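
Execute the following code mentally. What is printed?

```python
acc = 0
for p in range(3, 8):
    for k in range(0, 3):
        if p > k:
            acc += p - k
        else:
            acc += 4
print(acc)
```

p=3,k=0: 3>0, acc = 0+3 = 3
p=3,k=1: 3>1, acc = 3+2 = 5
p=3,k=2: 3>2, acc = 5+1 = 6
p=4,k=0: 4>0, acc = 6+4 = 10
p=4,k=1: 4>1, acc = 10+3 = 13
p=4,k=2: 4>2, acc = 13+2 = 15
p=5,k=0: 5>0, acc = 15+5 = 20
p=5,k=1: 5>1, acc = 20+4 = 24
p=5,k=2: 5>2, acc = 24+3 = 27
p=6,k=0: 6>0, acc = 27+6 = 33
p=6,k=1: 6>1, acc = 33+5 = 38
p=6,k=2: 6>2, acc = 38+4 = 42
p=7,k=0: 7>0, acc = 42+7 = 49
p=7,k=1: 7>1, acc = 49+6 = 55
p=7,k=2: 7>2, acc = 55+5 = 60

60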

----

◆ Exercise aim: Write back every line of the material exactly as it was provided.

◆ Response:
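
Execute the following code mentally. What is printed?

```python
acc = 0
for p in range(3, 8):
    for k in range(0, 3):
        if p > k:
            acc += p - k
        else:
            acc += 4
print(acc)
```

p=3,k=0: 3>0, acc = 0+3 = 3
p=3,k=1: 3>1, acc = 3+2 = 5
p=3,k=2: 3>2, acc = 5+1 = 6
p=4,k=0: 4>0, acc = 6+4 = 10
p=4,k=1: 4>1, acc = 10+3 = 13
p=4,k=2: 4>2, acc = 13+2 = 15
p=5,k=0: 5>0, acc = 15+5 = 20
p=5,k=1: 5>1, acc = 20+4 = 24
p=5,k=2: 5>2, acc = 24+3 = 27
p=6,k=0: 6>0, acc = 27+6 = 33
p=6,k=1: 6>1, acc = 33+5 = 38
p=6,k=2: 6>2, acc = 38+4 = 42
p=7,k=0: 7>0, acc = 42+7 = 49
p=7,k=1: 7>1, acc = 49+6 = 55
p=7,k=2: 7>2, acc = 55+5 = 60

60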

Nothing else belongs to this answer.